→ **WORK TASK**:
Wherever the word "department" appears in the entries, copy the whole line.

→ **SOURCE RECORDS**:
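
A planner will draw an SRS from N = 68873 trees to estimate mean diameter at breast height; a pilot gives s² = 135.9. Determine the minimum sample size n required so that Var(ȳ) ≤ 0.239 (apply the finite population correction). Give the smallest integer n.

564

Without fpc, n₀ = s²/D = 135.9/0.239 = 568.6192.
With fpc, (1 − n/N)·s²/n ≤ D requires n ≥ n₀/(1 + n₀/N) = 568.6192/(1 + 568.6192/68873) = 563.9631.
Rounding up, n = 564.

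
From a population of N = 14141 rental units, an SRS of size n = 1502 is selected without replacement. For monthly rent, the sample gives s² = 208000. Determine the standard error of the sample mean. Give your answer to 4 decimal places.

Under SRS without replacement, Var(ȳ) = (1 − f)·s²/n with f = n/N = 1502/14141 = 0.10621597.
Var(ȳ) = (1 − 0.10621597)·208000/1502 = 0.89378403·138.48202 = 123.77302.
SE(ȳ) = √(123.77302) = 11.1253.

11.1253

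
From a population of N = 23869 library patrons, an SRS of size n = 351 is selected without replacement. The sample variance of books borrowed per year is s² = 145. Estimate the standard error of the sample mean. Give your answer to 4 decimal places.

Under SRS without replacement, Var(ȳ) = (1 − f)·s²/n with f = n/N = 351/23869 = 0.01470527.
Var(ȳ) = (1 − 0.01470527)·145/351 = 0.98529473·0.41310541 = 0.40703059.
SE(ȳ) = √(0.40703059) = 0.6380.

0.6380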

...

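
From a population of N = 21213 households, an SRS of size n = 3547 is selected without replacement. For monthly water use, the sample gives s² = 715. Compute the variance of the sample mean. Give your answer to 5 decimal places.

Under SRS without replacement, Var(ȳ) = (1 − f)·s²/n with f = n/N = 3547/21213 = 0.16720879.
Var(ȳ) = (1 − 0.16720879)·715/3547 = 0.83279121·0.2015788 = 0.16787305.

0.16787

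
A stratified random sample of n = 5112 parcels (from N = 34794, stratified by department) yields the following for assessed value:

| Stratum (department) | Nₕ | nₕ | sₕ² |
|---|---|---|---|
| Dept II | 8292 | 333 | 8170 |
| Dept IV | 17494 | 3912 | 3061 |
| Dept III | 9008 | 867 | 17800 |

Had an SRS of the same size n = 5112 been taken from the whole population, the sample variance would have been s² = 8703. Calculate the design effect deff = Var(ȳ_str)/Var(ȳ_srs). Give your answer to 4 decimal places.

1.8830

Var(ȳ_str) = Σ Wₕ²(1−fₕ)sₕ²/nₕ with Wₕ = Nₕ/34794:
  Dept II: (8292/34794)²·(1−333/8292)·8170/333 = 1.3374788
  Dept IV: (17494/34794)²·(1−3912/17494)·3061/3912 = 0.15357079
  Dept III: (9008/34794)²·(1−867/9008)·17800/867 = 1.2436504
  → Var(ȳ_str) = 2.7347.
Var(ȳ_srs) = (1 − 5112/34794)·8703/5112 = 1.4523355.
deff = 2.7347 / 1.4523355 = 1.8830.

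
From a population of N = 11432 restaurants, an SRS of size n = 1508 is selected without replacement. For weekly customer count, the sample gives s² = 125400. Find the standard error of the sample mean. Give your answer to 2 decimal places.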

→ **REPLY TO THE EXERCISE**:
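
A stratified random sample of n = 5112 parcels (from N = 34794, stratified by department) yields the following for assessed value:
| Stratum (department) | Nₕ | nₕ | sₕ² |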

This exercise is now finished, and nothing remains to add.